▸ EXERCISE: Among the lines of data below, reproduce only those from the one with "Let L = exp(3Δ)." through the one with "on this space.", exactly as they stand, both ends included.

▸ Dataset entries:
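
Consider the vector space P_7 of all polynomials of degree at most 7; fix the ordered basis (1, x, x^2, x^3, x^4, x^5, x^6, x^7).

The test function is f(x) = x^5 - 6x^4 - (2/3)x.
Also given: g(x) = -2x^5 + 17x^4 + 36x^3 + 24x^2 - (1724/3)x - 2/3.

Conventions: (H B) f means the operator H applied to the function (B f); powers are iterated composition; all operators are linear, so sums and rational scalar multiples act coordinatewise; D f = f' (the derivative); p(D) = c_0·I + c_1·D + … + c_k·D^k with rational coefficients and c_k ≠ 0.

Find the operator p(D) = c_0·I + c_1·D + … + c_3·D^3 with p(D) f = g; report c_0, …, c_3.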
---
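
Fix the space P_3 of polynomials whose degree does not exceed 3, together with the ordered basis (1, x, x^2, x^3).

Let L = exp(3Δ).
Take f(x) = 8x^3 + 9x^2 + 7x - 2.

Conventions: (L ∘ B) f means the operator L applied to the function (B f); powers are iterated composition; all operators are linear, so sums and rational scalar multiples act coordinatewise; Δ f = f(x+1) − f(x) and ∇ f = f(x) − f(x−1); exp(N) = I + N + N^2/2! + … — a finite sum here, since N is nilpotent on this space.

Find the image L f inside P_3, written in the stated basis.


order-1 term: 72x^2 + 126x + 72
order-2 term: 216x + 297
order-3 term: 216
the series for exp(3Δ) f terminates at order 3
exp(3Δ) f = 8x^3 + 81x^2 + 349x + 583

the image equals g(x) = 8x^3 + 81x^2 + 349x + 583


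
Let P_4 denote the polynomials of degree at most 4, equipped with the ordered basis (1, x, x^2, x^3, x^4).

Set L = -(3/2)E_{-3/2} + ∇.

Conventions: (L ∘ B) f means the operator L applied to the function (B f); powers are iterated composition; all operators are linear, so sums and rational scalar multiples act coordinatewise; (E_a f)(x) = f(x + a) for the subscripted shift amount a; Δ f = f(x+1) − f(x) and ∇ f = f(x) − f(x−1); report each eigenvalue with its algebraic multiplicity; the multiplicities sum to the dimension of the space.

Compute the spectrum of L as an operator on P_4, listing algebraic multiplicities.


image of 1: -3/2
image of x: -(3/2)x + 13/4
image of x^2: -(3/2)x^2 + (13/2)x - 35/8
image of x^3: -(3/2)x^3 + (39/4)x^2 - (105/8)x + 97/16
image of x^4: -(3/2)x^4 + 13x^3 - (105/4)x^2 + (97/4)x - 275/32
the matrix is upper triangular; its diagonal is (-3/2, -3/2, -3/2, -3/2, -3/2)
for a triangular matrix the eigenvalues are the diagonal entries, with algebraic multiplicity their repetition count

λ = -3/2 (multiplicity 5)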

▸ RESPONSE:
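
Let L = exp(3Δ).
Take f(x) = 8x^3 + 9x^2 + 7x - 2.

Conventions: (L ∘ B) f means the operator L applied to the function (B f); powers are iterated composition; all operators are linear, so sums and rational scalar multiples act coordinatewise; Δ f = f(x+1) − f(x) and ∇ f = f(x) − f(x−1); exp(N) = I + N + N^2/2! + … — a finite sum here, since N is nilpotent on this space.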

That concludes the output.